> Task directions
Please state how many lines in the records contain the string "back", with no words besides the number.

--- Extracted records ---

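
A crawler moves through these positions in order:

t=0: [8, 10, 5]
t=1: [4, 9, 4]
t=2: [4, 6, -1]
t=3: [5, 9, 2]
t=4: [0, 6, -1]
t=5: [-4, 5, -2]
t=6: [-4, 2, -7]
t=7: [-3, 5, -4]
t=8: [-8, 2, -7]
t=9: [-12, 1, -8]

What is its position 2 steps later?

[-11, 1, -10]

Step-to-step displacements: [-4, -1, -1], [+0, -3, -5], [+1, +3, +3], [-5, -3, -3], [-4, -1, -1], [+0, -3, -5], [+1, +3, +3], [-5, -3, -3], [-4, -1, -1] — a repeating cycle of length 4.
step 10: apply [+0, -3, -5] → [-12, -2, -13]
step 11: apply [+1, +3, +3] → [-11, 1, -10]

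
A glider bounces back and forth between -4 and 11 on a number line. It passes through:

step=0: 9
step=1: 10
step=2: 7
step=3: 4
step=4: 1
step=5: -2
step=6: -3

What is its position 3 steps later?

6

The value reflects between -4 and 11, moving 3 per step.
  step 7: -3 → 0
  step 8: 0 → 3
  step 9: 3 → 6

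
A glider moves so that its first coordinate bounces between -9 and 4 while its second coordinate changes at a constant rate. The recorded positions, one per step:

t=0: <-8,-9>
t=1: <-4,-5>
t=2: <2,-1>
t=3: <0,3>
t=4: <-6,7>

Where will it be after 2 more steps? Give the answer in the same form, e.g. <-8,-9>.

<0,15>

The first coordinate reflects between -9 and 4, moving 6 per step.
  step 5: -6 → -6
  step 6: -6 → 0
The second coordinate changes by +4 each step: at step 6 it is 15.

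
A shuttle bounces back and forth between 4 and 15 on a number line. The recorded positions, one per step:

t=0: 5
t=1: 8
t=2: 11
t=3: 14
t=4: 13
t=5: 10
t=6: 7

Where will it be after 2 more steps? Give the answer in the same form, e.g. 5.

7

The value travels 3 per step and bounces off the walls at 4 and 15.
  step 7: 7 → 4
  step 8: 4 → 7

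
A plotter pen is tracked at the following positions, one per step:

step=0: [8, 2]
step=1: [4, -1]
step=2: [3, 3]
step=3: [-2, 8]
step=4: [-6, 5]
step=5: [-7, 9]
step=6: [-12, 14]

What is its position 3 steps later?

[-22, 20]

Step-to-step displacements: [-4, -3], [-1, +4], [-5, +5], [-4, -3], [-1, +4], [-5, +5] — a repeating cycle of length 3.
step 7: apply [-4, -3] → [-16, 11]
step 8: apply [-1, +4] → [-17, 15]
step 9: apply [-5, +5] → [-22, 20]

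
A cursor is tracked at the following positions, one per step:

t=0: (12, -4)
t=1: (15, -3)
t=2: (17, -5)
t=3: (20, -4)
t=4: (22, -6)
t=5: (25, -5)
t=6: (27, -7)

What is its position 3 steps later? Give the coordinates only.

Differencing gives (+3, +1), (+2, -2), (+3, +1), (+2, -2), (+3, +1), (+2, -2). This is the pattern (+3, +1), (+2, -2) repeated.
step 7: apply (+3, +1) → (30, -6)
step 8: apply (+2, -2) → (32, -8)
step 9: apply (+3, +1) → (35, -7)

(35, -7)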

---

> Problem solution
2